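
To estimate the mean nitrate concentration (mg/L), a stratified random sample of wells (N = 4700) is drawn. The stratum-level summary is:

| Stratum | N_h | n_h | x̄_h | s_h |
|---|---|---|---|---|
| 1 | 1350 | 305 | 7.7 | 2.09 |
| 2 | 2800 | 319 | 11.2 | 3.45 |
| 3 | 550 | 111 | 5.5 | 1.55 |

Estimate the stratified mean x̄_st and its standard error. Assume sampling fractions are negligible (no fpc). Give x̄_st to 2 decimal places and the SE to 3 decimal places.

x̄_st = Σ W_h x̄_h = (1350·7.7 + 2800·11.2 + 550·5.5)/4700 = 9.52766
V̂(x̄_st) = Σ W_h² s_h²/n_h, with W_h = N_h/N and N = 4700:
  stratum 1: (1350/4700)²·2.09²/305 = 0.00118158
  stratum 2: (2800/4700)²·3.45²/319 = 0.0132424
  stratum 3: (550/4700)²·1.55²/111 = 0.000296394
V̂(x̄_st) = 0.0147204
SE(x̄_st) = √0.0147204 = 0.121328

x̄_st ≈ 9.53, SE ≈ 0.121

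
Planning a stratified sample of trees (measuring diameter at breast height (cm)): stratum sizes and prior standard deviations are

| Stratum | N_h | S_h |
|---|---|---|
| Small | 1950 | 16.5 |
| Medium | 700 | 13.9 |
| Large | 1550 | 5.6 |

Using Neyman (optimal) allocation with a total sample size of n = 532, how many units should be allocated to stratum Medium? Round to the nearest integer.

Neyman allocation: n_h = n · N_h S_h / Σ N_i S_i, with n = 532.
  stratum Small: N_h·S_h = 1950·16.5 = 32175.00
  stratum Medium: N_h·S_h = 700·13.9 = 9730.00
  stratum Large: N_h·S_h = 1550·5.6 = 8680.00
Σ N_h S_h = 50585.00
n for stratum Medium = 532·9730.00/50585.00 = 102.330 → 102

102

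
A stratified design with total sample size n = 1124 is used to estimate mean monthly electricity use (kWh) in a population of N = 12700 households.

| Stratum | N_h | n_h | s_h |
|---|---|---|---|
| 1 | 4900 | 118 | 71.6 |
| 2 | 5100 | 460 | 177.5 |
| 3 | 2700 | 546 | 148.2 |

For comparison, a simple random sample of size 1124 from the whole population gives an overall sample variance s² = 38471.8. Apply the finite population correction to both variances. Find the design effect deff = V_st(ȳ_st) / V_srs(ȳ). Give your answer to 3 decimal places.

V̂(ȳ_st) = Σ W_h² (1 − n_h/N_h) s_h²/n_h, with W_h = N_h/N and N = 12700:
  stratum 1: (4900/12700)²·(1 − 118/4900)·71.6²/118 = 6.31164
  stratum 2: (5100/12700)²·(1 − 460/5100)·177.5²/460 = 10.0489
  stratum 3: (2700/12700)²·(1 − 546/2700)·148.2²/546 = 1.45046
V_st = 17.811
V_srs = (1 − 1124/12700)·38471.8/1124 = 31.1983
deff = V_st / V_srs = 17.811/31.1983 = 0.5709

deff ≈ 0.571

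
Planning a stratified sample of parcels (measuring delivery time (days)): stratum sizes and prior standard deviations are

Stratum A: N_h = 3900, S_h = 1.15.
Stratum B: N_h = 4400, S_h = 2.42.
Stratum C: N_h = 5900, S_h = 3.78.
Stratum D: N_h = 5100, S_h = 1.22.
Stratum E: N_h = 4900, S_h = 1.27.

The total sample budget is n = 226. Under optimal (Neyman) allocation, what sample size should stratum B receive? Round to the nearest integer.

48

Neyman allocation: n_h = n · N_h S_h / Σ N_i S_i, with n = 226.
  stratum A: N_h·S_h = 3900·1.15 = 4485.00
  stratum B: N_h·S_h = 4400·2.42 = 10648.00
  stratum C: N_h·S_h = 5900·3.78 = 22302.00
  stratum D: N_h·S_h = 5100·1.22 = 6222.00
  stratum E: N_h·S_h = 4900·1.27 = 6223.00
Σ N_h S_h = 49880.00
n for stratum B = 226·10648.00/49880.00 = 48.245 → 48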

• • • • •

* WHAT IS BEING ASKED *
Using the records above, copy word for word the line with "For comparison, a", the line with "Stratum E: N_h = 4900, S_h = 1.27.", and every line between them.

* ANSWER BOX *
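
For comparison, a simple random sample of size 1124 from the whole population gives an overall sample variance s² = 38471.8. Apply the finite population correction to both variances. Find the design effect deff = V_st(ȳ_st) / V_srs(ȳ). Give your answer to 3 decimal places.

V̂(ȳ_st) = Σ W_h² (1 − n_h/N_h) s_h²/n_h, with W_h = N_h/N and N = 12700:
  stratum 1: (4900/12700)²·(1 − 118/4900)·71.6²/118 = 6.31164
  stratum 2: (5100/12700)²·(1 − 460/5100)·177.5²/460 = 10.0489
  stratum 3: (2700/12700)²·(1 − 546/2700)·148.2²/546 = 1.45046
V_st = 17.811
V_srs = (1 − 1124/12700)·38471.8/1124 = 31.1983
deff = V_st / V_srs = 17.811/31.1983 = 0.5709

deff ≈ 0.571

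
Planning a stratified sample of parcels (measuring delivery time (days)): stratum sizes and prior standard deviations are

Stratum A: N_h = 3900, S_h = 1.15.
Stratum B: N_h = 4400, S_h = 2.42.
Stratum C: N_h = 5900, S_h = 3.78.
Stratum D: N_h = 5100, S_h = 1.22.
Stratum E: N_h = 4900, S_h = 1.27.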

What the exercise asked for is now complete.